• **What to do**:
Reproduce, word for word, every line starting at the line that contains "Let f: A → B" and ending with the final line of the entries.

• **Source material**:
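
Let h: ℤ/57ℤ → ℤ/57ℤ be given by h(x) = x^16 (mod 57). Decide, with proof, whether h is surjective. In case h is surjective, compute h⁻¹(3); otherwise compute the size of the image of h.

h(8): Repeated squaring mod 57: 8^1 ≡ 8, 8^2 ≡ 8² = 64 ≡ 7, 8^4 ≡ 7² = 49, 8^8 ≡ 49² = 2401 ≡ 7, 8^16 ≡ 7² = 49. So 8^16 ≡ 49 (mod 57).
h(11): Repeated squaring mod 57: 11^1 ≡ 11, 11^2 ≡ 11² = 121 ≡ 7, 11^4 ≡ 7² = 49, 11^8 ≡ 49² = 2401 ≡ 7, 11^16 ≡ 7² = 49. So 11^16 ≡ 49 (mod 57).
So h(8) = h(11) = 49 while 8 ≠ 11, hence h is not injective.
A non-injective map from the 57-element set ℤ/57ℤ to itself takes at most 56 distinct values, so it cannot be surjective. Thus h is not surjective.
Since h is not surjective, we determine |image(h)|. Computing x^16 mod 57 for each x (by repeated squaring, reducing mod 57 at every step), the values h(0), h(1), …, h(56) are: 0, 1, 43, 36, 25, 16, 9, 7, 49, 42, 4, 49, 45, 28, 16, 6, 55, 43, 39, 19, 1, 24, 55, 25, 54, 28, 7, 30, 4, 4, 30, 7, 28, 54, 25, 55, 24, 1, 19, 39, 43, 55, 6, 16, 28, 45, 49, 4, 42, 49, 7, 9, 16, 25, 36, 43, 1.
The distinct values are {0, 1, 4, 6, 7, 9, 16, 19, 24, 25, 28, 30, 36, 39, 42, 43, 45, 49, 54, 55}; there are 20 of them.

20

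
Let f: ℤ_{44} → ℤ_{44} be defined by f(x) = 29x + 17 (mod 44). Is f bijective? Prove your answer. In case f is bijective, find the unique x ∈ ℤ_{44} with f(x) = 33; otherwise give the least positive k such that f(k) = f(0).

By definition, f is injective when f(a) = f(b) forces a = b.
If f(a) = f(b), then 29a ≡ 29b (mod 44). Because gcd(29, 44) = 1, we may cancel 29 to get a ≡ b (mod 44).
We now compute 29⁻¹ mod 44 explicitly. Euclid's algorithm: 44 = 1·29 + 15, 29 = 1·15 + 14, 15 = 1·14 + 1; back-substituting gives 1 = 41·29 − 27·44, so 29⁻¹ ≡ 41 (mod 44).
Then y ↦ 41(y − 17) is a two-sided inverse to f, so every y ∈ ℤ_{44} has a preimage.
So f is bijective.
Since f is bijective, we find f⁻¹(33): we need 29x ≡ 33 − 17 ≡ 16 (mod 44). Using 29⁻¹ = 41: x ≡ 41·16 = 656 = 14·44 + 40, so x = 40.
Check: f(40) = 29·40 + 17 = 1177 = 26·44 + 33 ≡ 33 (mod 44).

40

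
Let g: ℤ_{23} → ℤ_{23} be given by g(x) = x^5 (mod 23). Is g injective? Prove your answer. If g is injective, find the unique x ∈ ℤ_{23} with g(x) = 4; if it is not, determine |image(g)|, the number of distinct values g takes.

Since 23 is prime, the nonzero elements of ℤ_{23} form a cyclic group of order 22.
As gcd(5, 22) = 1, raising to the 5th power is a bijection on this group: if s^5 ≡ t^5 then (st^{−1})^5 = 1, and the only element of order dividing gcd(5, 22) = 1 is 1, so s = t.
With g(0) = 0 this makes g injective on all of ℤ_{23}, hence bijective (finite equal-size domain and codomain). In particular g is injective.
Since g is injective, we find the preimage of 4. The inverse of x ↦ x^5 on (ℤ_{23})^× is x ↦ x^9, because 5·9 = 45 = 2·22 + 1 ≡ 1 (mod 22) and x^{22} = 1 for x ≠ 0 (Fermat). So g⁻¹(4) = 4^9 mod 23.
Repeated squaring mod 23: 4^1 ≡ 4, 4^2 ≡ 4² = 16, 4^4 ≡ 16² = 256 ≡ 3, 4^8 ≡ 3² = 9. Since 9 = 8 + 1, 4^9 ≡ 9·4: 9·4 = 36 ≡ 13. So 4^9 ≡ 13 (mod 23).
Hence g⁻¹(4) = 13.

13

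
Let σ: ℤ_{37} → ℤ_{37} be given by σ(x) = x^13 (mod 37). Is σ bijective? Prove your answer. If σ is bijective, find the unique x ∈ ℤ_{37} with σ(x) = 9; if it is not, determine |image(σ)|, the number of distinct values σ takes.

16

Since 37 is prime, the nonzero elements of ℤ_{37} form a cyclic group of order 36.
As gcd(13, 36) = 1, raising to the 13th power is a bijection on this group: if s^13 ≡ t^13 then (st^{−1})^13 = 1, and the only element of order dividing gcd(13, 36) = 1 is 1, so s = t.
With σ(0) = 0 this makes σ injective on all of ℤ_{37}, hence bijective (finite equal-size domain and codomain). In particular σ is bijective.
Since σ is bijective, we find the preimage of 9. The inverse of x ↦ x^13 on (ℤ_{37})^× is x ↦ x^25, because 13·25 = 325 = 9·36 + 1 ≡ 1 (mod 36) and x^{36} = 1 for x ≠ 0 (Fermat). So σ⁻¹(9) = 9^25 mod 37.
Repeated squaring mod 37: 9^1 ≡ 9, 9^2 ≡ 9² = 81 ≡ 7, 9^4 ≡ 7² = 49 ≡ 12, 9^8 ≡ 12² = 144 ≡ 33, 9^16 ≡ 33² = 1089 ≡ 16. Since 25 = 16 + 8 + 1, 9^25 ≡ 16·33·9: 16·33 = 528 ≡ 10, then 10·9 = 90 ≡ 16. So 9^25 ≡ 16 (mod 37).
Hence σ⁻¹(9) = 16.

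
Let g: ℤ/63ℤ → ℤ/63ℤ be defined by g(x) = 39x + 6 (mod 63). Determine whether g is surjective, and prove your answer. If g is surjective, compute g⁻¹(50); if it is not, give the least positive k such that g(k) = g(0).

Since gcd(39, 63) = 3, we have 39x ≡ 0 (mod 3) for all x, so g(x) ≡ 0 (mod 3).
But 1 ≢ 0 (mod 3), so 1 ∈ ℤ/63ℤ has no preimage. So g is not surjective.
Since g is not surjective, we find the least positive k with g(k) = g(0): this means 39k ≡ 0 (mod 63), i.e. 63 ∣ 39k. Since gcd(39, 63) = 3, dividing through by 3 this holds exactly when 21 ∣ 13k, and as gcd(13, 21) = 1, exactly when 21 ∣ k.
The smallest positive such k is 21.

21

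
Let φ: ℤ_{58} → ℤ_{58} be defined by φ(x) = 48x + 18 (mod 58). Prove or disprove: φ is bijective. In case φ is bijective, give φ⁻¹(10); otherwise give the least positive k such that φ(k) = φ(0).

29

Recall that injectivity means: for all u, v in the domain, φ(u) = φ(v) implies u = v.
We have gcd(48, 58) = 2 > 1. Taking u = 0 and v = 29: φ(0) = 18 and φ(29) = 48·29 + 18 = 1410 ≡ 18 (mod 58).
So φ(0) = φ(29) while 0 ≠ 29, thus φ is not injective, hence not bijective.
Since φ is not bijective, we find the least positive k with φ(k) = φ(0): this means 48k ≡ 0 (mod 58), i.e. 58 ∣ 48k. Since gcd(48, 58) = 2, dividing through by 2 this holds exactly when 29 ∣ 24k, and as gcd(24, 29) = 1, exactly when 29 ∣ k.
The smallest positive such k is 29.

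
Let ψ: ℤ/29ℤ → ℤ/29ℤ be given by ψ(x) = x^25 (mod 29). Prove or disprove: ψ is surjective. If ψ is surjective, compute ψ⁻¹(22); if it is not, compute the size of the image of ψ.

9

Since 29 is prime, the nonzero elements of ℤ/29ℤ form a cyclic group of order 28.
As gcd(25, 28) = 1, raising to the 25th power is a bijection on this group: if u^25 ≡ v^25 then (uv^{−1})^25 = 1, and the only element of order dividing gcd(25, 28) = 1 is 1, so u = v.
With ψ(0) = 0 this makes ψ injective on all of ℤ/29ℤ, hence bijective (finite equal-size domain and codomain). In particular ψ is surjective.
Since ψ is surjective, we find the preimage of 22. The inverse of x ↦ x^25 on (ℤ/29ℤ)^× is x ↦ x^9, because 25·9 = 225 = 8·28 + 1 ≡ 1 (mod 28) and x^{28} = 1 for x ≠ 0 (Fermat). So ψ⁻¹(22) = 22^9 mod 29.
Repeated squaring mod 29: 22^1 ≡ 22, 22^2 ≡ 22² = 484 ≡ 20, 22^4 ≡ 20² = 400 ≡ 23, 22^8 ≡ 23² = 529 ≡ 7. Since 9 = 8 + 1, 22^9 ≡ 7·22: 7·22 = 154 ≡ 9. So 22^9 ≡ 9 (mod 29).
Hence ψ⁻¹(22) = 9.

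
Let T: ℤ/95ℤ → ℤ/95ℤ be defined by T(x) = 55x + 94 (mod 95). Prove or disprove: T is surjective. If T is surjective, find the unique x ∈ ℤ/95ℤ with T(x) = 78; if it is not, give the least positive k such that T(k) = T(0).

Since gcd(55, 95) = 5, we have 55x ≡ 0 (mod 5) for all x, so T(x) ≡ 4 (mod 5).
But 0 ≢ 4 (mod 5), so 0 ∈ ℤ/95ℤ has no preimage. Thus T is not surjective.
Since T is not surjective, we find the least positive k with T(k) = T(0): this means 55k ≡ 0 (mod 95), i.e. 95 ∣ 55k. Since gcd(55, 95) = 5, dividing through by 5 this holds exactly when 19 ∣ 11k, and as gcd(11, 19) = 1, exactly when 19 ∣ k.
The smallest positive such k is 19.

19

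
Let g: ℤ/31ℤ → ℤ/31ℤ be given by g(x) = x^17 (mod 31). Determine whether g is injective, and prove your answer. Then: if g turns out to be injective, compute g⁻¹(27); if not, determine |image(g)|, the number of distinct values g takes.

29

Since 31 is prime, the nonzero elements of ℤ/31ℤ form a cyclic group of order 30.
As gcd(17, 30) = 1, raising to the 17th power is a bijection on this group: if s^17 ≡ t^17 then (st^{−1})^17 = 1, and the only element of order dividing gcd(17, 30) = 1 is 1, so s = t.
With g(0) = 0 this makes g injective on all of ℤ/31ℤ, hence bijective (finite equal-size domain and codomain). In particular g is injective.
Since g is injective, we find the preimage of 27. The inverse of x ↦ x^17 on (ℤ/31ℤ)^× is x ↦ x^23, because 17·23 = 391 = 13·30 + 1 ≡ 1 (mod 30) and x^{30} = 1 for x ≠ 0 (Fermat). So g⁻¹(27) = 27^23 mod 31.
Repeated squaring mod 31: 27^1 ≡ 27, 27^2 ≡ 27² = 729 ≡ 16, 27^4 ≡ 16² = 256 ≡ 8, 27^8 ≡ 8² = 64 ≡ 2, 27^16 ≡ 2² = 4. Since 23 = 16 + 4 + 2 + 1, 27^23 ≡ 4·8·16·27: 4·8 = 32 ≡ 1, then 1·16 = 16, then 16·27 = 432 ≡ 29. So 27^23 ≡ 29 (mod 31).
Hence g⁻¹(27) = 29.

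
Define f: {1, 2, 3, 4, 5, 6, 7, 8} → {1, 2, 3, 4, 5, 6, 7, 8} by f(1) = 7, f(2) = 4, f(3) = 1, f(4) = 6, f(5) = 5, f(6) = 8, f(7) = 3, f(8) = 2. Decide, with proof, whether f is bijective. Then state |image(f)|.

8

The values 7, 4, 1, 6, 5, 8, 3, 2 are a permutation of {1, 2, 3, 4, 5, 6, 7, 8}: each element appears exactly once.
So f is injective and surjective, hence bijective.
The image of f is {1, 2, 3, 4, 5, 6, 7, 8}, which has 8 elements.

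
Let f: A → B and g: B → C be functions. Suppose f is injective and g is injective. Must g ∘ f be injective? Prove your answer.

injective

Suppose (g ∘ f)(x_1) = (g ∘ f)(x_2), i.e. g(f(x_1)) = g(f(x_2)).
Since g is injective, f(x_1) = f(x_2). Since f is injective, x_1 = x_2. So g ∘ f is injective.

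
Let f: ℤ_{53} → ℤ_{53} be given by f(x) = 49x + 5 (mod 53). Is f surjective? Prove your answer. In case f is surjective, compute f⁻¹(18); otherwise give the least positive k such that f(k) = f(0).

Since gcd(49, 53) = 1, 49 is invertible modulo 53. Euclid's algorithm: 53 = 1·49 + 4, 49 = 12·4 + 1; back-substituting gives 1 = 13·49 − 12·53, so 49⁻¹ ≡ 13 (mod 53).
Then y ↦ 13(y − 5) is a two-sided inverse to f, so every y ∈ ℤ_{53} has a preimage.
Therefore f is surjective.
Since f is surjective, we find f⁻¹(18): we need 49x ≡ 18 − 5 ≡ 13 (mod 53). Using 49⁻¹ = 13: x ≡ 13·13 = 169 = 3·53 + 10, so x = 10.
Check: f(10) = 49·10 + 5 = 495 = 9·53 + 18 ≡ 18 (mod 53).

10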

• **Answer box**:
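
Let f: A → B and g: B → C be functions. Suppose f is injective and g is injective. Must g ∘ f be injective? Prove your answer.

injective

Suppose (g ∘ f)(x_1) = (g ∘ f)(x_2), i.e. g(f(x_1)) = g(f(x_2)).
Since g is injective, f(x_1) = f(x_2). Since f is injective, x_1 = x_2. So g ∘ f is injective.

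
Let f: ℤ_{53} → ℤ_{53} be given by f(x) = 49x + 5 (mod 53). Is f surjective? Prove your answer. In case f is surjective, compute f⁻¹(18); otherwise give the least positive k such that f(k) = f(0).

Since gcd(49, 53) = 1, 49 is invertible modulo 53. Euclid's algorithm: 53 = 1·49 + 4, 49 = 12·4 + 1; back-substituting gives 1 = 13·49 − 12·53, so 49⁻¹ ≡ 13 (mod 53).
Then y ↦ 13(y − 5) is a two-sided inverse to f, so every y ∈ ℤ_{53} has a preimage.
Therefore f is surjective.
Since f is surjective, we find f⁻¹(18): we need 49x ≡ 18 − 5 ≡ 13 (mod 53). Using 49⁻¹ = 13: x ≡ 13·13 = 169 = 3·53 + 10, so x = 10.
Check: f(10) = 49·10 + 5 = 495 = 9·53 + 18 ≡ 18 (mod 53).

10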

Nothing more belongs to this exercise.